[Data extract]:
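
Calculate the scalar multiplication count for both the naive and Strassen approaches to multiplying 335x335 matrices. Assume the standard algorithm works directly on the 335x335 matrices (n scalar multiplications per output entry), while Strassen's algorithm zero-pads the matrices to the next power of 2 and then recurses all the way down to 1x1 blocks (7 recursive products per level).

Matrix multiplication for 335x335 matrices:

Strassen's algorithm requires power-of-2 dimensions. Pad 335x335 to 512x512 (next power of 2).

Standard algorithm: 335^3 = 37595375 multiplications
Strassen's algorithm: 7^(log2(512)) = 7^9 = 40353607 multiplications
Difference: 37595375 - 40353607 = -2758232 (Strassen uses MORE here due to padding overhead — for small or just-over-power-of-2 n, padding can outweigh the per-level savings)

Standard: 37595375 multiplications (335^3). Strassen: 40353607 multiplications (7^9, after padding to 512x512). Strassen reduces 8 recursive multiplications to 7 at each level.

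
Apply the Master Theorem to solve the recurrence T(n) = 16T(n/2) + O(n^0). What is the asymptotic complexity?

Master Theorem for T(n) = 16T(n/2) + O(n^0):

a = 16, b = 2, c = 0
log_b(a) = log_2(16) = 4.0000

Case 1: c = 0 < log_2(16) = 4.0000
T(n) = O(n^(log_2 16)) = O(n^4)

For T(n) = 16T(n/2) + O(n^0): log_2(16) = 4.0000. This is Case 1 of the Master Theorem (c < log_b(a), work dominated by leaves), giving O(n^4).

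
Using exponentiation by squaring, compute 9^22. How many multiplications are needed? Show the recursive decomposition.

Computing 9^22 by squaring (build up from 9^1; each line after the first costs one multiplication):

9^1 = 9
9^2 = (9^1)^2 = 9^2 = 81
9^4 = (9^2)^2 = 81^2 = 6561
9^5 = 9 * 9^4 = 9 * 6561 = 59049
9^10 = (9^5)^2 = 59049^2 = 3486784401
9^11 = 9 * 9^10 = 9 * 3486784401 = 31381059609
9^22 = (9^11)^2 = 31381059609^2 = 984770902183611232881

Result: 984770902183611232881
Multiplications needed: 6 (6 lines after 9^1)

9^22 = 984770902183611232881. Using exponentiation by squaring, this requires 6 multiplications. The key idea: if the exponent is even, square the half-power; if odd, multiply by the base once.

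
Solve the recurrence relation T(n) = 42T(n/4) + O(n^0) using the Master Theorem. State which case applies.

Master Theorem for T(n) = 42T(n/4) + O(n^0):

a = 42, b = 4, c = 0
log_b(a) = log_4(42) = 2.6962

Case 1: c = 0 < log_4(42) = 2.6962
T(n) = O(n^(log_4 42))

For T(n) = 42T(n/4) + O(n^0): log_4(42) = 2.6962. This is Case 1 of the Master Theorem (c < log_b(a), work dominated by leaves), giving O(n^(log_4 42)).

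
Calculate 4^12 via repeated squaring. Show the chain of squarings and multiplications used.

Computing 4^12 by squaring (build up from 4^1; each line after the first costs one multiplication):

4^1 = 4
4^2 = (4^1)^2 = 4^2 = 16
4^3 = 4 * 4^2 = 4 * 16 = 64
4^6 = (4^3)^2 = 64^2 = 4096
4^12 = (4^6)^2 = 4096^2 = 16777216

Result: 16777216
Multiplications needed: 4 (4 lines after 4^1)

4^12 = 16777216. Using exponentiation by squaring, this requires 4 multiplications. The key idea: if the exponent is even, square the half-power; if odd, multiply by the base once.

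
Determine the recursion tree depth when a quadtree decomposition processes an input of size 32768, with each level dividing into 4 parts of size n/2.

For divide and conquer with division factor 2:

Problem sizes at each level:
Level 0: 32768
Level 1: 16384
Level 2: 8192
Level 3: 4096
Level 4: 2048
Level 5: 1024
Level 6: 512
Level 7: 256
Level 8: 128
Level 9: 64
Level 10: 32
Level 11: 16
Level 12: 8
Level 13: 4
Level 14: 2
Level 15: 1

The root is level 0 and the size-1 base case is level 15 (the tree spans levels 0 through 15, i.e. 16 levels counting the root), so the depth is the number of divisions: log_2(32768) = 15

The recursion tree depth is log_2(32768) = 15. At each level, the problem size is divided by 2, so it takes 15 divisions to reduce to a base case of size 1. The algorithm makes 4 recursive calls at each level.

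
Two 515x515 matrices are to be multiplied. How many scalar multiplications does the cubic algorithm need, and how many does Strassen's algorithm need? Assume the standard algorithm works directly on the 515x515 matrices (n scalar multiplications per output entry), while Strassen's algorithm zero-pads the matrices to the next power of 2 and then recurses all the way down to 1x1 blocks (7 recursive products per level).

Matrix multiplication for 515x515 matrices:

Strassen's algorithm requires power-of-2 dimensions. Pad 515x515 to 1024x1024 (next power of 2).

Standard algorithm: 515^3 = 136590875 multiplications
Strassen's algorithm: 7^(log2(1024)) = 7^10 = 282475249 multiplications
Difference: 136590875 - 282475249 = -145884374 (Strassen uses MORE here due to padding overhead — for small or just-over-power-of-2 n, padding can outweigh the per-level savings)

Standard: 136590875 multiplications (515^3). Strassen: 282475249 multiplications (7^10, after padding to 1024x1024). Strassen reduces 8 recursive multiplications to 7 at each level.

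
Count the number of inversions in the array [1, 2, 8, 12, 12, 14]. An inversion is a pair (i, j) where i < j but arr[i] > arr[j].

Finding inversions in [1, 2, 8, 12, 12, 14]:


Total inversions: 0

The array has 0 inversions. It is already sorted.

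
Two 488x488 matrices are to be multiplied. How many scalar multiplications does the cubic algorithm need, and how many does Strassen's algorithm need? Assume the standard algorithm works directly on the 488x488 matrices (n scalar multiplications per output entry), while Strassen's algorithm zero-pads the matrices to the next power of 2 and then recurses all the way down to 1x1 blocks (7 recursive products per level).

Matrix multiplication for 488x488 matrices:

Strassen's algorithm requires power-of-2 dimensions. Pad 488x488 to 512x512 (next power of 2).

Standard algorithm: 488^3 = 116214272 multiplications
Strassen's algorithm: 7^(log2(512)) = 7^9 = 40353607 multiplications
Savings: 116214272 - 40353607 = 75860665 multiplications

Standard: 116214272 multiplications (488^3). Strassen: 40353607 multiplications (7^9, after padding to 512x512). Strassen reduces 8 recursive multiplications to 7 at each level.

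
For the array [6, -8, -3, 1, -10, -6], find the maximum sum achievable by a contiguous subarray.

Using Kadane's algorithm on [6, -8, -3, 1, -10, -6]:

Scanning through the array:
Position 1 (value -8): max_ending_here = -2, max_so_far = 6
Position 2 (value -3): max_ending_here = -3, max_so_far = 6
Position 3 (value 1): max_ending_here = 1, max_so_far = 6
Position 4 (value -10): max_ending_here = -9, max_so_far = 6
Position 5 (value -6): max_ending_here = -6, max_so_far = 6

Maximum subarray: [6]
Maximum sum: 6

The maximum subarray is [6] with sum 6. This subarray runs from index 0 to index 0.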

[Work required]:
Give the entries again exactly as they stand.

[Response to the task]:
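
Calculate the scalar multiplication count for both the naive and Strassen approaches to multiplying 335x335 matrices. Assume the standard algorithm works directly on the 335x335 matrices (n scalar multiplications per output entry), while Strassen's algorithm zero-pads the matrices to the next power of 2 and then recurses all the way down to 1x1 blocks (7 recursive products per level).

Matrix multiplication for 335x335 matrices:

Strassen's algorithm requires power-of-2 dimensions. Pad 335x335 to 512x512 (next power of 2).

Standard algorithm: 335^3 = 37595375 multiplications
Strassen's algorithm: 7^(log2(512)) = 7^9 = 40353607 multiplications
Difference: 37595375 - 40353607 = -2758232 (Strassen uses MORE here due to padding overhead — for small or just-over-power-of-2 n, padding can outweigh the per-level savings)

Standard: 37595375 multiplications (335^3). Strassen: 40353607 multiplications (7^9, after padding to 512x512). Strassen reduces 8 recursive multiplications to 7 at each level.

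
Apply the Master Theorem to solve the recurrence T(n) = 16T(n/2) + O(n^0). What is the asymptotic complexity?

Master Theorem for T(n) = 16T(n/2) + O(n^0):

a = 16, b = 2, c = 0
log_b(a) = log_2(16) = 4.0000

Case 1: c = 0 < log_2(16) = 4.0000
T(n) = O(n^(log_2 16)) = O(n^4)

For T(n) = 16T(n/2) + O(n^0): log_2(16) = 4.0000. This is Case 1 of the Master Theorem (c < log_b(a), work dominated by leaves), giving O(n^4).

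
Using exponentiation by squaring, compute 9^22. How many multiplications are needed? Show the recursive decomposition.

Computing 9^22 by squaring (build up from 9^1; each line after the first costs one multiplication):

9^1 = 9
9^2 = (9^1)^2 = 9^2 = 81
9^4 = (9^2)^2 = 81^2 = 6561
9^5 = 9 * 9^4 = 9 * 6561 = 59049
9^10 = (9^5)^2 = 59049^2 = 3486784401
9^11 = 9 * 9^10 = 9 * 3486784401 = 31381059609
9^22 = (9^11)^2 = 31381059609^2 = 984770902183611232881

Result: 984770902183611232881
Multiplications needed: 6 (6 lines after 9^1)

9^22 = 984770902183611232881. Using exponentiation by squaring, this requires 6 multiplications. The key idea: if the exponent is even, square the half-power; if odd, multiply by the base once.

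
Solve the recurrence relation T(n) = 42T(n/4) + O(n^0) using the Master Theorem. State which case applies.

Master Theorem for T(n) = 42T(n/4) + O(n^0):

a = 42, b = 4, c = 0
log_b(a) = log_4(42) = 2.6962

Case 1: c = 0 < log_4(42) = 2.6962
T(n) = O(n^(log_4 42))

For T(n) = 42T(n/4) + O(n^0): log_4(42) = 2.6962. This is Case 1 of the Master Theorem (c < log_b(a), work dominated by leaves), giving O(n^(log_4 42)).

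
Calculate 4^12 via repeated squaring. Show the chain of squarings and multiplications used.

Computing 4^12 by squaring (build up from 4^1; each line after the first costs one multiplication):

4^1 = 4
4^2 = (4^1)^2 = 4^2 = 16
4^3 = 4 * 4^2 = 4 * 16 = 64
4^6 = (4^3)^2 = 64^2 = 4096
4^12 = (4^6)^2 = 4096^2 = 16777216

Result: 16777216
Multiplications needed: 4 (4 lines after 4^1)

4^12 = 16777216. Using exponentiation by squaring, this requires 4 multiplications. The key idea: if the exponent is even, square the half-power; if odd, multiply by the base once.

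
Determine the recursion tree depth when a quadtree decomposition processes an input of size 32768, with each level dividing into 4 parts of size n/2.

For divide and conquer with division factor 2:

Problem sizes at each level:
Level 0: 32768
Level 1: 16384
Level 2: 8192
Level 3: 4096
Level 4: 2048
Level 5: 1024
Level 6: 512
Level 7: 256
Level 8: 128
Level 9: 64
Level 10: 32
Level 11: 16
Level 12: 8
Level 13: 4
Level 14: 2
Level 15: 1

The root is level 0 and the size-1 base case is level 15 (the tree spans levels 0 through 15, i.e. 16 levels counting the root), so the depth is the number of divisions: log_2(32768) = 15

The recursion tree depth is log_2(32768) = 15. At each level, the problem size is divided by 2, so it takes 15 divisions to reduce to a base case of size 1. The algorithm makes 4 recursive calls at each level.

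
Two 515x515 matrices are to be multiplied. How many scalar multiplications does the cubic algorithm need, and how many does Strassen's algorithm need? Assume the standard algorithm works directly on the 515x515 matrices (n scalar multiplications per output entry), while Strassen's algorithm zero-pads the matrices to the next power of 2 and then recurses all the way down to 1x1 blocks (7 recursive products per level).

Matrix multiplication for 515x515 matrices:

Strassen's algorithm requires power-of-2 dimensions. Pad 515x515 to 1024x1024 (next power of 2).

Standard algorithm: 515^3 = 136590875 multiplications
Strassen's algorithm: 7^(log2(1024)) = 7^10 = 282475249 multiplications
Difference: 136590875 - 282475249 = -145884374 (Strassen uses MORE here due to padding overhead — for small or just-over-power-of-2 n, padding can outweigh the per-level savings)

Standard: 136590875 multiplications (515^3). Strassen: 282475249 multiplications (7^10, after padding to 1024x1024). Strassen reduces 8 recursive multiplications to 7 at each level.

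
Count the number of inversions in the array [1, 2, 8, 12, 12, 14]. An inversion is a pair (i, j) where i < j but arr[i] > arr[j].

Finding inversions in [1, 2, 8, 12, 12, 14]:


Total inversions: 0

The array has 0 inversions. It is already sorted.

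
Two 488x488 matrices are to be multiplied. How many scalar multiplications does the cubic algorithm need, and how many does Strassen's algorithm need? Assume the standard algorithm works directly on the 488x488 matrices (n scalar multiplications per output entry), while Strassen's algorithm zero-pads the matrices to the next power of 2 and then recurses all the way down to 1x1 blocks (7 recursive products per level).

Matrix multiplication for 488x488 matrices:

Strassen's algorithm requires power-of-2 dimensions. Pad 488x488 to 512x512 (next power of 2).

Standard algorithm: 488^3 = 116214272 multiplications
Strassen's algorithm: 7^(log2(512)) = 7^9 = 40353607 multiplications
Savings: 116214272 - 40353607 = 75860665 multiplications

Standard: 116214272 multiplications (488^3). Strassen: 40353607 multiplications (7^9, after padding to 512x512). Strassen reduces 8 recursive multiplications to 7 at each level.

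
For the array [6, -8, -3, 1, -10, -6], find the maximum sum achievable by a contiguous subarray.

Using Kadane's algorithm on [6, -8, -3, 1, -10, -6]:

Scanning through the array:
Position 1 (value -8): max_ending_here = -2, max_so_far = 6
Position 2 (value -3): max_ending_here = -3, max_so_far = 6
Position 3 (value 1): max_ending_here = 1, max_so_far = 6
Position 4 (value -10): max_ending_here = -9, max_so_far = 6
Position 5 (value -6): max_ending_here = -6, max_so_far = 6

Maximum subarray: [6]
Maximum sum: 6

The maximum subarray is [6] with sum 6. This subarray runs from index 0 to index 0.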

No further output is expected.